• _Exercise brief_: Starting at the first line of the data below, retype every line up to and including the one containing "Answer: 5*sqrt(77)/3 ≈ 14.625".

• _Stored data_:
Content starts

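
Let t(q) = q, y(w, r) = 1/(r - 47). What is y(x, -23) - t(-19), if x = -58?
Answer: 1329/70 ≈ 18.986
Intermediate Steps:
y(w, r) = 1/(-47 + r)
y(x, -23) - t(-19) = 1/(-47 - 23) - 1*(-19) = 1/(-70) + 19 = -1/70 + 19 = 1329/70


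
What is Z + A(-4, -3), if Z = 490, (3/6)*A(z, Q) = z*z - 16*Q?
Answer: 618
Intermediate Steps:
A(z, Q) = -32*Q + 2*z² (A(z, Q) = 2*(z*z - 16*Q) = 2*(z² - 16*Q) = -32*Q + 2*z²)
Z + A(-4, -3) = 490 + (-32*(-3) + 2*(-4)²) = 490 + (96 + 2*16) = 490 + (96 + 32) = 490 + 128 = 618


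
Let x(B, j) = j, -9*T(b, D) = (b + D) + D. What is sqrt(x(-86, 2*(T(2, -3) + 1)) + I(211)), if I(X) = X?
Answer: 5*sqrt(77)/3 ≈ 14.625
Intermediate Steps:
T(b, D) = -2*D/9 - b/9 (T(b, D) = -((b + D) + D)/9 = -((D + b) + D)/9 = -(b + 2*D)/9 = -2*D/9 - b/9)
sqrt(x(-86, 2*(T(2, -3) + 1)) + I(211)) = sqrt(2*((-2/9*(-3) - 1/9*2) + 1) + 211) = sqrt(2*((2/3 - 2/9) + 1) + 211) = sqrt(2*(4/9 + 1) + 211) = sqrt(2*(13/9) + 211) = sqrt(26/9 + 211) = sqrt(1925/9) = 5*sqrt(77)/3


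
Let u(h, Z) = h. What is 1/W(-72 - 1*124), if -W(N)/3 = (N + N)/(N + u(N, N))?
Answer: -1/3 ≈ -0.33333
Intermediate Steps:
W(N) = -3 (W(N) = -3*(N + N)/(N + N) = -3*2*N/(2*N) = -3*2*N*1/(2*N) = -3*1 = -3)
1/W(-72 - 1*124) = 1/(-3) = -1/3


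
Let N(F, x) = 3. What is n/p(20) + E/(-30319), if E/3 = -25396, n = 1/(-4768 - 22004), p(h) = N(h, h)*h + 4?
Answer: 130541098385/51948817152 ≈ 2.5129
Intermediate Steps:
p(h) = 4 + 3*h (p(h) = 3*h + 4 = 4 + 3*h)
n = -1/26772 (n = 1/(-26772) = -1/26772 ≈ -3.7352e-5)
E = -76188 (E = 3*(-25396) = -76188)
n/p(20) + E/(-30319) = -1/(26772*(4 + 3*20)) - 76188/(-30319) = -1/(26772*(4 + 60)) - 76188*(-1/30319) = -1/26772/64 + 76188/30319 = -1/26772*1/64 + 76188/30319 = -1/1713408 + 76188/30319 = 130541098385/51948817152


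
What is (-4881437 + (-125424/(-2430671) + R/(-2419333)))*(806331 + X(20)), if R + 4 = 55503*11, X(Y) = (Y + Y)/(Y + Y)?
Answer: -23146398764573271438622856/5880602562443 ≈ -3.9361e+12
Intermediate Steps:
X(Y) = 1 (X(Y) = (2*Y)/((2*Y)) = (2*Y)*(1/(2*Y)) = 1)
R = 610529 (R = -4 + 55503*11 = -4 + 610533 = 610529)
(-4881437 + (-125424/(-2430671) + R/(-2419333)))*(806331 + X(20)) = (-4881437 + (-125424/(-2430671) + 610529/(-2419333)))*(806331 + 1) = (-4881437 + (-125424*(-1/2430671) + 610529*(-1/2419333)))*806332 = (-4881437 + (125424/2430671 - 610529/2419333))*806332 = (-4881437 - 1180552712767/5880602562443)*806332 = -28705792111156783358/5880602562443*806332 = -23146398764573271438622856/5880602562443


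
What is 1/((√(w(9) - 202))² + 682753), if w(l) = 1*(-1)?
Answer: 1/682550 ≈ 1.4651e-6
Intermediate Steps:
w(l) = -1
1/((√(w(9) - 202))² + 682753) = 1/((√(-1 - 202))² + 682753) = 1/((√(-203))² + 682753) = 1/((I*√203)² + 682753) = 1/(-203 + 682753) = 1/682550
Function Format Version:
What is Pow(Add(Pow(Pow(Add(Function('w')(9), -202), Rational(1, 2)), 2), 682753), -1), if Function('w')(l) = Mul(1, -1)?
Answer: Rational(1, 682550) ≈ 1.4651e-6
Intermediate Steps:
Function('w')(l) = -1
Pow(Add(Pow(Pow(Add(Function('w')(9), -202), Rational(1, 2)), 2), 682753), -1) = Pow(Add(Pow(Pow(Add(-1, -202), Rational(1, 2)), 2), 682753), -1) = Pow(Add(Pow(Pow(-203, Rational(1, 2)), 2), 682753), -1) = Pow(Add(Pow(Mul(I, Pow(203, Rational(1, 2))), 2), 682753), -1) = Pow(Add(-203, 682753), -1) = Pow(682550, -1) = Rational(1, 682550)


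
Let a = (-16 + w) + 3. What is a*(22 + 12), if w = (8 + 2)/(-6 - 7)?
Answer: -6086/13 ≈ -468.15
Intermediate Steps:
w = -10/13 (w = 10/(-13) = 10*(-1/13) = -10/13 ≈ -0.76923)
a = -179/13 (a = (-16 - 10/13) + 3 = -218/13 + 3 = -179/13 ≈ -13.769)
a*(22 + 12) = -179*(22 + 12)/13 = -179/13*34 = -6086/13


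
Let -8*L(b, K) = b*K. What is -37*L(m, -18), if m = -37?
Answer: 12321/4 ≈ 3080.3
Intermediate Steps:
L(b, K) = -K*b/8 (L(b, K) = -b*K/8 = -K*b/8)
-37*L(m, -18) = -(-37)*(-18)*(-37)/8 = -37*(-333/4) = 12321/4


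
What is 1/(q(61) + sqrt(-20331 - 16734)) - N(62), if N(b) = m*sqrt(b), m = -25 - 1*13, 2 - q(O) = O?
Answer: -59/40546 + 38*sqrt(62) - I*sqrt(37065)/40546 ≈ 299.21 - 0.0047483*I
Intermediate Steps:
q(O) = 2 - O
m = -38 (m = -25 - 13 = -38)
N(b) = -38*sqrt(b)
1/(q(61) + sqrt(-20331 - 16734)) - N(62) = 1/((2 - 1*61) + sqrt(-20331 - 16734)) - (-38)*sqrt(62) = 1/((2 - 61) + sqrt(-37065)) + 38*sqrt(62) = 1/(-59 + I*sqrt(37065)) + 38*sqrt(62)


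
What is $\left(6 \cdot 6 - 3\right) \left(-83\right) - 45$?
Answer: $-2784$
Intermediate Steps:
$\left(6 \cdot 6 - 3\right) \left(-83\right) - 45 = \left(36 - 3\right) \left(-83\right) - 45 = 33 \left(-83\right) - 45 = -2739 - 45 = -2784$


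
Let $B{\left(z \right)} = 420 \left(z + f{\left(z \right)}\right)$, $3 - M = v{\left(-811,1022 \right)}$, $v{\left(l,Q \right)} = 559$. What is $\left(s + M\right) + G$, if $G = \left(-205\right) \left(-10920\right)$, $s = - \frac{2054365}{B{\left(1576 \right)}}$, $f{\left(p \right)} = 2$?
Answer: $\frac{296656797415}{132552} \approx 2.238 \cdot 10^{6}$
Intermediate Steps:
$M = -556$ ($M = 3 - 559 = -556$)
$B{\left(z \right)} = 840 + 420 z$ ($B{\left(z \right)} = 420 \left(z + 2\right) = 420 \left(2 + z\right) = 840 + 420 z$)
$s = - \frac{410873}{132552}$ ($s = - \frac{2054365}{840 + 420 \cdot 1576} = - \frac{2054365}{840 + 661920} = - \frac{2054365}{662760} = \left(-2054365\right) \frac{1}{662760} = - \frac{410873}{132552} \approx -3.0997$)
$G = 2238600$
$\left(s + M\right) + G = \left(- \frac{410873}{132552} - 556\right) + 2238600 = - \frac{74109785}{132552} + 2238600 = \frac{296656797415}{132552}$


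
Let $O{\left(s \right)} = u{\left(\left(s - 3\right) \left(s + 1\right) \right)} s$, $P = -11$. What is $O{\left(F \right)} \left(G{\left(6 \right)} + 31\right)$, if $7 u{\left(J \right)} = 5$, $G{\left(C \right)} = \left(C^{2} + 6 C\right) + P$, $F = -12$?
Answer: $- \frac{5520}{7} \approx -788.57$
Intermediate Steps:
$G{\left(C \right)} = -11 + C^{2} + 6 C$ ($G{\left(C \right)} = \left(C^{2} + 6 C\right) - 11 = -11 + C^{2} + 6 C$)
$u{\left(J \right)} = \frac{5}{7}$ ($u{\left(J \right)} = \frac{1}{7} \cdot 5 = \frac{5}{7}$)
$O{\left(s \right)} = \frac{5 s}{7}$
$O{\left(F \right)} \left(G{\left(6 \right)} + 31\right) = \frac{5}{7} \left(-12\right) \left(\left(-11 + 6^{2} + 6 \cdot 6\right) + 31\right) = - \frac{60 \left(\left(-11 + 36 + 36\right) + 31\right)}{7} = - \frac{60 \left(61 + 31\right)}{7} = \left(- \frac{60}{7}\right) 92 = - \frac{5520}{7}$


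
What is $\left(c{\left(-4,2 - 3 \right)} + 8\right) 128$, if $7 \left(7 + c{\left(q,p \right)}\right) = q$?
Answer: $\frac{384}{7} \approx 54.857$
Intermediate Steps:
$c{\left(q,p \right)} = -7 + \frac{q}{7}$
$\left(c{\left(-4,2 - 3 \right)} + 8\right) 128 = \left(\left(-7 + \frac{1}{7} \left(-4\right)\right) + 8\right) 128 = \left(\left(-7 - \frac{4}{7}\right) + 8\right) 128 = \left(- \frac{53}{7} + 8\right) 128 = \frac{3}{7} \cdot 128 = \frac{384}{7}$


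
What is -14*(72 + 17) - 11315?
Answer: -12561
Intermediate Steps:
-14*(72 + 17) - 11315 = -14*89 - 11315 = -1246 - 11315 = -12561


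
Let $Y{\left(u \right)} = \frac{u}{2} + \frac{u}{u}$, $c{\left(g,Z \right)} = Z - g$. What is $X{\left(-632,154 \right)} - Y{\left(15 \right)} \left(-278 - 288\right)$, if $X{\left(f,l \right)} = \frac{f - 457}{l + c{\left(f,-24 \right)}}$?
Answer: $\frac{1221631}{254} \approx 4809.6$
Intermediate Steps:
$Y{\left(u \right)} = 1 + \frac{u}{2}$ ($Y{\left(u \right)} = u \frac{1}{2} + 1 = \frac{u}{2} + 1 = 1 + \frac{u}{2}$)
$X{\left(f,l \right)} = \frac{-457 + f}{-24 + l - f}$ ($X{\left(f,l \right)} = \frac{f - 457}{l - \left(24 + f\right)} = \frac{-457 + f}{-24 + l - f}$)
$X{\left(-632,154 \right)} - Y{\left(15 \right)} \left(-278 - 288\right) = \frac{457 - -632}{24 - 632 - 154} - \left(1 + \frac{1}{2} \cdot 15\right) \left(-278 - 288\right) = \frac{457 + 632}{24 - 632 - 154} - \left(1 + \frac{15}{2}\right) \left(-566\right) = \frac{1}{-762} \cdot 1089 - \frac{17}{2} \left(-566\right) = \left(- \frac{1}{762}\right) 1089 - -4811 = - \frac{363}{254} + 4811 = \frac{1221631}{254}$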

Content ends

• _Your response_:
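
Let t(q) = q, y(w, r) = 1/(r - 47). What is y(x, -23) - t(-19), if x = -58?
Answer: 1329/70 ≈ 18.986
Intermediate Steps:
y(w, r) = 1/(-47 + r)
y(x, -23) - t(-19) = 1/(-47 - 23) - 1*(-19) = 1/(-70) + 19 = -1/70 + 19 = 1329/70


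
What is Z + A(-4, -3), if Z = 490, (3/6)*A(z, Q) = z*z - 16*Q?
Answer: 618
Intermediate Steps:
A(z, Q) = -32*Q + 2*z² (A(z, Q) = 2*(z*z - 16*Q) = 2*(z² - 16*Q) = -32*Q + 2*z²)
Z + A(-4, -3) = 490 + (-32*(-3) + 2*(-4)²) = 490 + (96 + 2*16) = 490 + (96 + 32) = 490 + 128 = 618


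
Let x(B, j) = j, -9*T(b, D) = (b + D) + D. What is sqrt(x(-86, 2*(T(2, -3) + 1)) + I(211)), if I(X) = X?
Answer: 5*sqrt(77)/3 ≈ 14.625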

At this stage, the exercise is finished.